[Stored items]
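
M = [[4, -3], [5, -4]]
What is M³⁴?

[[1, 0], [0, 1]]

M² = I (check: tr M = 0 and det M = -1), so M³⁴ = I since 34 is even.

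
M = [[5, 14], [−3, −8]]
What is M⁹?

[[3065, 7154], [−1533, −3578]]

tr M = −3 and det M = 2, so the characteristic polynomial is λ² − (−3)λ + (2) with roots −1 and −2.
Eigenvectors give P = [[7, −2], [−3, 1]] with P⁻¹ = [[1, 2], [3, 7]], and M = P·diag(−1, −2)·P⁻¹.
Then M⁹ = P·diag(−1, −512)·P⁻¹ = [[−7, 1024], [3, −512]] · [[1, 2], [3, 7]] = [[3065, 7154], [−1533, −3578]].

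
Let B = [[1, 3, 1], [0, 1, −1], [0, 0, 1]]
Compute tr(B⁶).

B = I + N where N = [[0, 3, 1], [0, 0, −1], [0, 0, 0]] is strictly upper-triangular, so N³ = 0.
(I + N)⁶ = I + 6·N + 15·N² = [[1, 18, −39], [0, 1, −6], [0, 0, 1]].

3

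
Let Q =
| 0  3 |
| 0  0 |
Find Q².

Q is strictly triangular, hence nilpotent: Q² = 0, so Q² = 0.

[[0, 0], [0, 0]]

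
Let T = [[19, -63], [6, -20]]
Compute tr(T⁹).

-511

tr T = -1 and det T = -2, so the characteristic polynomial is λ² − (-1)λ + (-2) with roots -2 and 1.
Eigenvectors give P = [[-3, -7], [-1, -2]] with P⁻¹ = [[2, -7], [-1, 3]], and T = P·diag(-2, 1)·P⁻¹.
Then T⁹ = P·diag(-512, 1)·P⁻¹ = [[1536, -7], [512, -2]] · [[2, -7], [-1, 3]] = [[3079, -10773], [1026, -3590]].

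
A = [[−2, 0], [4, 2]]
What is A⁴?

tr A = 0 and det A = −4, so the characteristic polynomial is λ² − (0)λ + (−4) with roots −2 and 2.
Eigenvectors give P = [[−1, 0], [1, 1]] with P⁻¹ = [[−1, 0], [1, 1]], and A = P·diag(−2, 2)·P⁻¹.
Then A⁴ = P·diag(16, 16)·P⁻¹ = [[−16, 0], [16, 16]] · [[−1, 0], [1, 1]] = [[16, 0], [0, 16]].

[[16, 0], [0, 16]]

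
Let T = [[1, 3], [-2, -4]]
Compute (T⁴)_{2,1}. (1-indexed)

tr T = -3 and det T = 2, so the characteristic polynomial is λ² − (-3)λ + (2) with roots -2 and -1.
Eigenvectors give P = [[-1, 3], [1, -2]] with P⁻¹ = [[2, 3], [1, 1]], and T = P·diag(-2, -1)·P⁻¹.
Then T⁴ = P·diag(16, 1)·P⁻¹ = [[-16, 3], [16, -2]] · [[2, 3], [1, 1]] = [[-29, -45], [30, 46]].

30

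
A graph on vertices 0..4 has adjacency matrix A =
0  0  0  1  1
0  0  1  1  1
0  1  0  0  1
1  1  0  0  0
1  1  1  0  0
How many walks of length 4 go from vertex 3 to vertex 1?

3

The number of length-4 walks from vertex 3 to vertex 1 is entry (3,1) of A^4, where A is the adjacency matrix.
A^2 = [[2, 2, 1, 0, 0], [2, 3, 1, 0, 1], [1, 1, 2, 1, 1], [0, 0, 1, 2, 2], [0, 1, 1, 2, 3]]
A^3 = [[0, 1, 2, 4, 5], [1, 2, 4, 5, 6], [2, 4, 2, 2, 4], [4, 5, 2, 0, 1], [5, 6, 4, 1, 2]]
A^4 = [[9, 11, 6, 1, 3], [11, 15, 8, 3, 7], [6, 8, 8, 6, 8], [1, 3, 6, 9, 11], [3, 7, 8, 11, 15]]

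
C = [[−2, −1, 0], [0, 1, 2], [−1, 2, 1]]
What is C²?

[[4, 1, −2], [−2, 5, 4], [1, 5, 5]]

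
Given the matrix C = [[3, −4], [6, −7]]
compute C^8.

[[−13119, 13120], [−19680, 19681]]

tr C = −4 and det C = 3, so the characteristic polynomial is λ² − (−4)λ + (3) with roots −3 and −1.
Eigenvectors give P = [[−2, 1], [−3, 1]] with P⁻¹ = [[1, −1], [3, −2]], and C = P·diag(−3, −1)·P⁻¹.
Then C^8 = P·diag(6561, 1)·P⁻¹ = [[−13122, 1], [−19683, 1]] · [[1, −1], [3, −2]] = [[−13119, 13120], [−19680, 19681]].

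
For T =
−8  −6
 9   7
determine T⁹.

tr T = −1 and det T = −2, so the characteristic polynomial is λ² − (−1)λ + (−2) with roots −2 and 1.
Eigenvectors give P = [[−1, −2], [1, 3]] with P⁻¹ = [[−3, −2], [1, 1]], and T = P·diag(−2, 1)·P⁻¹.
Then T⁹ = P·diag(−512, 1)·P⁻¹ = [[512, −2], [−512, 3]] · [[−3, −2], [1, 1]] = [[−1538, −1026], [1539, 1027]].

[[−1538, −1026], [1539, 1027]]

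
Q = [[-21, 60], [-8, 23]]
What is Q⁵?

[[-1221, 3660], [-488, 1463]]

tr Q = 2 and det Q = -3, so the characteristic polynomial is λ² − (2)λ + (-3) with roots -1 and 3.
Eigenvectors give P = [[3, -5], [1, -2]] with P⁻¹ = [[2, -5], [1, -3]], and Q = P·diag(-1, 3)·P⁻¹.
Then Q⁵ = P·diag(-1, 243)·P⁻¹ = [[-3, -1215], [-1, -486]] · [[2, -5], [1, -3]] = [[-1221, 3660], [-488, 1463]].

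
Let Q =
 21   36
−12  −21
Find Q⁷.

[[15309, 26244], [−8748, −15309]]

tr Q = 0 and det Q = −9, so the characteristic polynomial is λ² − (0)λ + (−9) with roots −3 and 3.
Eigenvectors give P = [[−3, −2], [2, 1]] with P⁻¹ = [[1, 2], [−2, −3]], and Q = P·diag(−3, 3)·P⁻¹.
Then Q⁷ = P·diag(−2187, 2187)·P⁻¹ = [[6561, −4374], [−4374, 2187]] · [[1, 2], [−2, −3]] = [[15309, 26244], [−8748, −15309]].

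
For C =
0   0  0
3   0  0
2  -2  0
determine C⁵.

C is strictly triangular, hence nilpotent: C³ = 0, so C⁵ = 0.

[[0, 0, 0], [0, 0, 0], [0, 0, 0]]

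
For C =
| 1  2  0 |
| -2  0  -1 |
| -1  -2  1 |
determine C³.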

## What the task asks:
Reproduce the preceding entries exactly and completely.

## Exercise result:
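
M = [[4, -3], [5, -4]]
What is M³⁴?

[[1, 0], [0, 1]]

M² = I (check: tr M = 0 and det M = -1), so M³⁴ = I since 34 is even.

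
M = [[5, 14], [−3, −8]]
What is M⁹?

[[3065, 7154], [−1533, −3578]]

tr M = −3 and det M = 2, so the characteristic polynomial is λ² − (−3)λ + (2) with roots −1 and −2.
Eigenvectors give P = [[7, −2], [−3, 1]] with P⁻¹ = [[1, 2], [3, 7]], and M = P·diag(−1, −2)·P⁻¹.
Then M⁹ = P·diag(−1, −512)·P⁻¹ = [[−7, 1024], [3, −512]] · [[1, 2], [3, 7]] = [[3065, 7154], [−1533, −3578]].

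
Let B = [[1, 3, 1], [0, 1, −1], [0, 0, 1]]
Compute tr(B⁶).

B = I + N where N = [[0, 3, 1], [0, 0, −1], [0, 0, 0]] is strictly upper-triangular, so N³ = 0.
(I + N)⁶ = I + 6·N + 15·N² = [[1, 18, −39], [0, 1, −6], [0, 0, 1]].

3

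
Let Q =
| 0  3 |
| 0  0 |
Find Q².

Q is strictly triangular, hence nilpotent: Q² = 0, so Q² = 0.

[[0, 0], [0, 0]]

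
Let T = [[19, -63], [6, -20]]
Compute tr(T⁹).

-511

tr T = -1 and det T = -2, so the characteristic polynomial is λ² − (-1)λ + (-2) with roots -2 and 1.
Eigenvectors give P = [[-3, -7], [-1, -2]] with P⁻¹ = [[2, -7], [-1, 3]], and T = P·diag(-2, 1)·P⁻¹.
Then T⁹ = P·diag(-512, 1)·P⁻¹ = [[1536, -7], [512, -2]] · [[2, -7], [-1, 3]] = [[3079, -10773], [1026, -3590]].

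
A = [[−2, 0], [4, 2]]
What is A⁴?

tr A = 0 and det A = −4, so the characteristic polynomial is λ² − (0)λ + (−4) with roots −2 and 2.
Eigenvectors give P = [[−1, 0], [1, 1]] with P⁻¹ = [[−1, 0], [1, 1]], and A = P·diag(−2, 2)·P⁻¹.
Then A⁴ = P·diag(16, 16)·P⁻¹ = [[−16, 0], [16, 16]] · [[−1, 0], [1, 1]] = [[16, 0], [0, 16]].

[[16, 0], [0, 16]]

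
Let T = [[1, 3], [-2, -4]]
Compute (T⁴)_{2,1}. (1-indexed)

tr T = -3 and det T = 2, so the characteristic polynomial is λ² − (-3)λ + (2) with roots -2 and -1.
Eigenvectors give P = [[-1, 3], [1, -2]] with P⁻¹ = [[2, 3], [1, 1]], and T = P·diag(-2, -1)·P⁻¹.
Then T⁴ = P·diag(16, 1)·P⁻¹ = [[-16, 3], [16, -2]] · [[2, 3], [1, 1]] = [[-29, -45], [30, 46]].

30

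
A graph on vertices 0..4 has adjacency matrix A =
0  0  0  1  1
0  0  1  1  1
0  1  0  0  1
1  1  0  0  0
1  1  1  0  0
How many walks of length 4 go from vertex 3 to vertex 1?

3

The number of length-4 walks from vertex 3 to vertex 1 is entry (3,1) of A^4, where A is the adjacency matrix.
A^2 = [[2, 2, 1, 0, 0], [2, 3, 1, 0, 1], [1, 1, 2, 1, 1], [0, 0, 1, 2, 2], [0, 1, 1, 2, 3]]
A^3 = [[0, 1, 2, 4, 5], [1, 2, 4, 5, 6], [2, 4, 2, 2, 4], [4, 5, 2, 0, 1], [5, 6, 4, 1, 2]]
A^4 = [[9, 11, 6, 1, 3], [11, 15, 8, 3, 7], [6, 8, 8, 6, 8], [1, 3, 6, 9, 11], [3, 7, 8, 11, 15]]

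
C = [[−2, −1, 0], [0, 1, 2], [−1, 2, 1]]
What is C²?

[[4, 1, −2], [−2, 5, 4], [1, 5, 5]]

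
Given the matrix C = [[3, −4], [6, −7]]
compute C^8.

[[−13119, 13120], [−19680, 19681]]

tr C = −4 and det C = 3, so the characteristic polynomial is λ² − (−4)λ + (3) with roots −3 and −1.
Eigenvectors give P = [[−2, 1], [−3, 1]] with P⁻¹ = [[1, −1], [3, −2]], and C = P·diag(−3, −1)·P⁻¹.
Then C^8 = P·diag(6561, 1)·P⁻¹ = [[−13122, 1], [−19683, 1]] · [[1, −1], [3, −2]] = [[−13119, 13120], [−19680, 19681]].

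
For T =
−8  −6
 9   7
determine T⁹.

tr T = −1 and det T = −2, so the characteristic polynomial is λ² − (−1)λ + (−2) with roots −2 and 1.
Eigenvectors give P = [[−1, −2], [1, 3]] with P⁻¹ = [[−3, −2], [1, 1]], and T = P·diag(−2, 1)·P⁻¹.
Then T⁹ = P·diag(−512, 1)·P⁻¹ = [[512, −2], [−512, 3]] · [[−3, −2], [1, 1]] = [[−1538, −1026], [1539, 1027]].

[[−1538, −1026], [1539, 1027]]

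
Q = [[-21, 60], [-8, 23]]
What is Q⁵?

[[-1221, 3660], [-488, 1463]]

tr Q = 2 and det Q = -3, so the characteristic polynomial is λ² − (2)λ + (-3) with roots -1 and 3.
Eigenvectors give P = [[3, -5], [1, -2]] with P⁻¹ = [[2, -5], [1, -3]], and Q = P·diag(-1, 3)·P⁻¹.
Then Q⁵ = P·diag(-1, 243)·P⁻¹ = [[-3, -1215], [-1, -486]] · [[2, -5], [1, -3]] = [[-1221, 3660], [-488, 1463]].

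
Let Q =
 21   36
−12  −21
Find Q⁷.

[[15309, 26244], [−8748, −15309]]

tr Q = 0 and det Q = −9, so the characteristic polynomial is λ² − (0)λ + (−9) with roots −3 and 3.
Eigenvectors give P = [[−3, −2], [2, 1]] with P⁻¹ = [[1, 2], [−2, −3]], and Q = P·diag(−3, 3)·P⁻¹.
Then Q⁷ = P·diag(−2187, 2187)·P⁻¹ = [[6561, −4374], [−4374, 2187]] · [[1, 2], [−2, −3]] = [[15309, 26244], [−8748, −15309]].

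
For C =
0   0  0
3   0  0
2  -2  0
determine C⁵.

C is strictly triangular, hence nilpotent: C³ = 0, so C⁵ = 0.

[[0, 0, 0], [0, 0, 0], [0, 0, 0]]

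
For C =
| 1  2  0 |
| -2  0  -1 |
| -1  -2  1 |
determine C³.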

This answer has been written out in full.